TASK BRIEF: In the data below, find the line that contains "Let C = [[-3, -3], [-1, -2]], Q" and the line that contains "[-19 -10 -20]". Copy both, plus every line between them, exactly.

[Stored data entries]
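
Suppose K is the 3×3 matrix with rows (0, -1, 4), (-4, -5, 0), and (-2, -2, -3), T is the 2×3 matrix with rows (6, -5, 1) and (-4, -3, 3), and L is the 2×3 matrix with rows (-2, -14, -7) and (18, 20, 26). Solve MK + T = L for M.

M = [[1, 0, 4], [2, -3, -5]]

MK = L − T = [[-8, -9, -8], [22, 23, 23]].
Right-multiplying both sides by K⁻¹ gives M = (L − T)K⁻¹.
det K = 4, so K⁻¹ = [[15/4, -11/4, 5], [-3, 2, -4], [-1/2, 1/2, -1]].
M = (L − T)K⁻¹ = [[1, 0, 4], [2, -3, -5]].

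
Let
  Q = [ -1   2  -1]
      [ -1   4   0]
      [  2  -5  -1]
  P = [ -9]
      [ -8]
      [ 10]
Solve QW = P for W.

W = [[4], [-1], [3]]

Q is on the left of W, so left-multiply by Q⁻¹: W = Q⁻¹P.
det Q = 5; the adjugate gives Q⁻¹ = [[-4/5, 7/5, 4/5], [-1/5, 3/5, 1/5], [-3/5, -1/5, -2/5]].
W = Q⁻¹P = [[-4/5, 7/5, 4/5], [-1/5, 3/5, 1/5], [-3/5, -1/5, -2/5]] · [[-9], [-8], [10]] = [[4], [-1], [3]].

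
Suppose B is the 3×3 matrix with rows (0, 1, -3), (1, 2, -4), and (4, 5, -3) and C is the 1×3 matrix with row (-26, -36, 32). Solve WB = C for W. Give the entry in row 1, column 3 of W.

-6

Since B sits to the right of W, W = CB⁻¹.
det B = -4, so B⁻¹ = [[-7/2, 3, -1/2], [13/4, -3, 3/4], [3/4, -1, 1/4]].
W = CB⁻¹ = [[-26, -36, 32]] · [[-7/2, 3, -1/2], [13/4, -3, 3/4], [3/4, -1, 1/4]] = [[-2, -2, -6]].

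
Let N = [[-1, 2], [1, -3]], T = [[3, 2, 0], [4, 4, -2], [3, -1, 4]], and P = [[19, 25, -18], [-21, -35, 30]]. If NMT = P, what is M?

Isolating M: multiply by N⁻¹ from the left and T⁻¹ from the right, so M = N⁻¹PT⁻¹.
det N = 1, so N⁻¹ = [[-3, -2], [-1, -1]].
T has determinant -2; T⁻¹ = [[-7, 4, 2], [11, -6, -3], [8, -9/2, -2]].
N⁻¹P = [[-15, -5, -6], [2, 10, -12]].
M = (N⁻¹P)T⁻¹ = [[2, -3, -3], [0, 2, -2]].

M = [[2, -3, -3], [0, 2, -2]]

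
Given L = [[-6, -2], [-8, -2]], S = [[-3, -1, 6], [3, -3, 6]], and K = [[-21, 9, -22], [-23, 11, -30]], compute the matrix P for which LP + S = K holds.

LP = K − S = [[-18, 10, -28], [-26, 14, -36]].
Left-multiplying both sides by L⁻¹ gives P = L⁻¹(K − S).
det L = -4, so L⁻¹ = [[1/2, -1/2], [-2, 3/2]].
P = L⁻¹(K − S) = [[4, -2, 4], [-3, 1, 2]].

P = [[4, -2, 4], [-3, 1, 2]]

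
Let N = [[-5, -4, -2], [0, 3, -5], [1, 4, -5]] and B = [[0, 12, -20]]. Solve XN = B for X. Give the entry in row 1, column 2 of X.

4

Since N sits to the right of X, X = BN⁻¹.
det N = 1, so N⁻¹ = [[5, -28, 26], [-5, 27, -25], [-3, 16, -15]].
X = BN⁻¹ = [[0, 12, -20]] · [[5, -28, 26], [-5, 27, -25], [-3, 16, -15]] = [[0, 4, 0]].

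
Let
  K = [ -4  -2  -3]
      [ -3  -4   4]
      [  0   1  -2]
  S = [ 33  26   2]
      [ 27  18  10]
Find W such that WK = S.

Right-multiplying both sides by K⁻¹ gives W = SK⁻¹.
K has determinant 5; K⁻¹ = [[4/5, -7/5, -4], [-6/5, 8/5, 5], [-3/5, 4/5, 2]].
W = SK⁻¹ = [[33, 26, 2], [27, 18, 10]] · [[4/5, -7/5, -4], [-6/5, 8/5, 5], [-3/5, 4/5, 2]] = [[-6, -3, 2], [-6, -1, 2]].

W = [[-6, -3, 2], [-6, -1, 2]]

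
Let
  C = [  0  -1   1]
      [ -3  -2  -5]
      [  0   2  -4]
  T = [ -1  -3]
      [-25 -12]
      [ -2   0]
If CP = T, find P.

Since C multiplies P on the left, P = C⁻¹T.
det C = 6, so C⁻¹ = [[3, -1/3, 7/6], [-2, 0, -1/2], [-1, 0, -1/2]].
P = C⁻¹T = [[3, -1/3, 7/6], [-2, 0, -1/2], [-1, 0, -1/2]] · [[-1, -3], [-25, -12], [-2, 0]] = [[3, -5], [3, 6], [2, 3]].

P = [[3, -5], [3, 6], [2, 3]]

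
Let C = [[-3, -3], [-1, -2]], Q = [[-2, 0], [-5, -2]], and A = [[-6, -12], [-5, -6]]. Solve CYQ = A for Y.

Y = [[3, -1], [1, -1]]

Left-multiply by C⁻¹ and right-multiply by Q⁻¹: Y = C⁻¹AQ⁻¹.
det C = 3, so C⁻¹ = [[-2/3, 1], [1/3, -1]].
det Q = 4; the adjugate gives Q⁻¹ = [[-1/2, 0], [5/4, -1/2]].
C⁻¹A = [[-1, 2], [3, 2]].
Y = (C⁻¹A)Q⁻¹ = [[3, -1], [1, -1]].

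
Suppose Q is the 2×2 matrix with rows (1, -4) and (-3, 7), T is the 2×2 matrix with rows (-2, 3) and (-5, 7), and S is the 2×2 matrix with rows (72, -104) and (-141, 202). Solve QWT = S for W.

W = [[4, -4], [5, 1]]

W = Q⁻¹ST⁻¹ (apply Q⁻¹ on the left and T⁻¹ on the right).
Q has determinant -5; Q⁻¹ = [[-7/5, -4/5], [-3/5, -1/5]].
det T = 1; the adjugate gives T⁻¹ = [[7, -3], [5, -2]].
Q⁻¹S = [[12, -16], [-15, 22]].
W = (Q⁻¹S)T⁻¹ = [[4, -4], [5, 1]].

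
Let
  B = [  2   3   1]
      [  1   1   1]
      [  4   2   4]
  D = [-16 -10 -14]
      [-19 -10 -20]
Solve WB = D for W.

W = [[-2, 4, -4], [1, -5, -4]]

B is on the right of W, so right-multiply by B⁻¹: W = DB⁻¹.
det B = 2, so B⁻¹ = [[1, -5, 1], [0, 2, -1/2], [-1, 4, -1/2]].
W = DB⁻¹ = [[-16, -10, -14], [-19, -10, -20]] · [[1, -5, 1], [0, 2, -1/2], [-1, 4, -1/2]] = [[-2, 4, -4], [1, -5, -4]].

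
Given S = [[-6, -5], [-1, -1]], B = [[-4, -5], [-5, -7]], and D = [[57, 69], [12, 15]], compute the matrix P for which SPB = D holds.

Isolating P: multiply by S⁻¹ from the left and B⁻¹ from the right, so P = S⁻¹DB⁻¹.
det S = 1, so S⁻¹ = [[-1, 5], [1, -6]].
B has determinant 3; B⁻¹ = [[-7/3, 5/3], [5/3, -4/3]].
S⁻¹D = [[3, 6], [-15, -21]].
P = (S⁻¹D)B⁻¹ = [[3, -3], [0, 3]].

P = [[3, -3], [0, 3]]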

==

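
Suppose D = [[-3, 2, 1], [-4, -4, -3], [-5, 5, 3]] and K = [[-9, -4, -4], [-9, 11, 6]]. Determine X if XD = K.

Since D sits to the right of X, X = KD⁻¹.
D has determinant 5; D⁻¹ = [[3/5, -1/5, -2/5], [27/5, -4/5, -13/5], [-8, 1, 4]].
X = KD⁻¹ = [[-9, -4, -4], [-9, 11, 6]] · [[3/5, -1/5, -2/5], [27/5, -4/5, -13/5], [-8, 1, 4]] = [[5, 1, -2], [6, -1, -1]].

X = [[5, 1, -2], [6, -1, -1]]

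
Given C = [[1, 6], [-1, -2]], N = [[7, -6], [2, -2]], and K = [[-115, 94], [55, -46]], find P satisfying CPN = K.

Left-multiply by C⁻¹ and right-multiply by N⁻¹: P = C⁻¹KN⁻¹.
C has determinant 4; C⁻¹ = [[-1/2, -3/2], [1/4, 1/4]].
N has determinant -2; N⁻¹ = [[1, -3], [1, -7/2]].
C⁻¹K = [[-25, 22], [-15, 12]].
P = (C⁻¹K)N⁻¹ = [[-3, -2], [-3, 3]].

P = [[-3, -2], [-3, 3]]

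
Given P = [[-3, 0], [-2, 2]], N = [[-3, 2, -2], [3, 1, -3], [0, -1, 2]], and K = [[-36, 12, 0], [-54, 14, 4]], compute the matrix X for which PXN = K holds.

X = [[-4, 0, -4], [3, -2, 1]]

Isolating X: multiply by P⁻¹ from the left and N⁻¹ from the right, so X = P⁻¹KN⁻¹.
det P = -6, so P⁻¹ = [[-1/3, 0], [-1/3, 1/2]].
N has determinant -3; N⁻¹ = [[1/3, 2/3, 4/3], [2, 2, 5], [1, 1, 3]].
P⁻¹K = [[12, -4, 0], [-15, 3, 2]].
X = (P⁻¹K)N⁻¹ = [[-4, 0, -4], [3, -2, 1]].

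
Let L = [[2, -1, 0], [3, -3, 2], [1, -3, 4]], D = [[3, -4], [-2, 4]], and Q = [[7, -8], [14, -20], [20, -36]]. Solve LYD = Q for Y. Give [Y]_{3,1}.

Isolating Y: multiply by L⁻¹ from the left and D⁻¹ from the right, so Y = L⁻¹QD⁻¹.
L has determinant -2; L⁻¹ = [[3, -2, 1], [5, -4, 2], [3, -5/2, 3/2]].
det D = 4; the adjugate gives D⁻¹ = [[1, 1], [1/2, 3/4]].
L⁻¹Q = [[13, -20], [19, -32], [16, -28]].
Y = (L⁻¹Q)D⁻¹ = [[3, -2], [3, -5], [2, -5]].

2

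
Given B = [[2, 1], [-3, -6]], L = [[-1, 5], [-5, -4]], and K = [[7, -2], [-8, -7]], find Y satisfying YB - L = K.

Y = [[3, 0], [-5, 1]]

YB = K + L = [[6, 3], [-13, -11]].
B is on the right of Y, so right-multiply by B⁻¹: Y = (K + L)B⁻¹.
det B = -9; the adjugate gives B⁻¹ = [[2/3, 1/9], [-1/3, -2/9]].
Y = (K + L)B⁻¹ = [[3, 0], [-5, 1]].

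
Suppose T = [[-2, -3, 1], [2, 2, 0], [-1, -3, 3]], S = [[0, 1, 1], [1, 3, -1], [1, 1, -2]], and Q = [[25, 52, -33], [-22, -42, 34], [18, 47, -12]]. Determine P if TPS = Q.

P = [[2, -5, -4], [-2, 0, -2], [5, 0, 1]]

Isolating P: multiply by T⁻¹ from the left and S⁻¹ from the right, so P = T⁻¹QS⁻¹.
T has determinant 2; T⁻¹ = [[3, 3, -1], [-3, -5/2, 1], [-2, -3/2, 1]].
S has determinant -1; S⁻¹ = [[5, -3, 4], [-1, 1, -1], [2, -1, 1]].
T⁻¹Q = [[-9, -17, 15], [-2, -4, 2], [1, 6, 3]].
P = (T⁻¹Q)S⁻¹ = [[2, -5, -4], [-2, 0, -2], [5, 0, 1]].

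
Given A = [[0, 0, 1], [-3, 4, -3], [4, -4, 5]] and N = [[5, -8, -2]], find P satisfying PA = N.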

ANSWER FOR THE TASK:
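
Let C = [[-3, -3], [-1, -2]], Q = [[-2, 0], [-5, -2]], and A = [[-6, -12], [-5, -6]]. Solve CYQ = A for Y.

Y = [[3, -1], [1, -1]]

Left-multiply by C⁻¹ and right-multiply by Q⁻¹: Y = C⁻¹AQ⁻¹.
det C = 3, so C⁻¹ = [[-2/3, 1], [1/3, -1]].
det Q = 4; the adjugate gives Q⁻¹ = [[-1/2, 0], [5/4, -1/2]].
C⁻¹A = [[-1, 2], [3, 2]].
Y = (C⁻¹A)Q⁻¹ = [[3, -1], [1, -1]].

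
Suppose Q is the 2×2 matrix with rows (1, -4) and (-3, 7), T is the 2×2 matrix with rows (-2, 3) and (-5, 7), and S is the 2×2 matrix with rows (72, -104) and (-141, 202). Solve QWT = S for W.

W = [[4, -4], [5, 1]]

W = Q⁻¹ST⁻¹ (apply Q⁻¹ on the left and T⁻¹ on the right).
Q has determinant -5; Q⁻¹ = [[-7/5, -4/5], [-3/5, -1/5]].
det T = 1; the adjugate gives T⁻¹ = [[7, -3], [5, -2]].
Q⁻¹S = [[12, -16], [-15, 22]].
W = (Q⁻¹S)T⁻¹ = [[4, -4], [5, 1]].

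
Let
  B = [  2   3   1]
      [  1   1   1]
      [  4   2   4]
  D = [-16 -10 -14]
      [-19 -10 -20]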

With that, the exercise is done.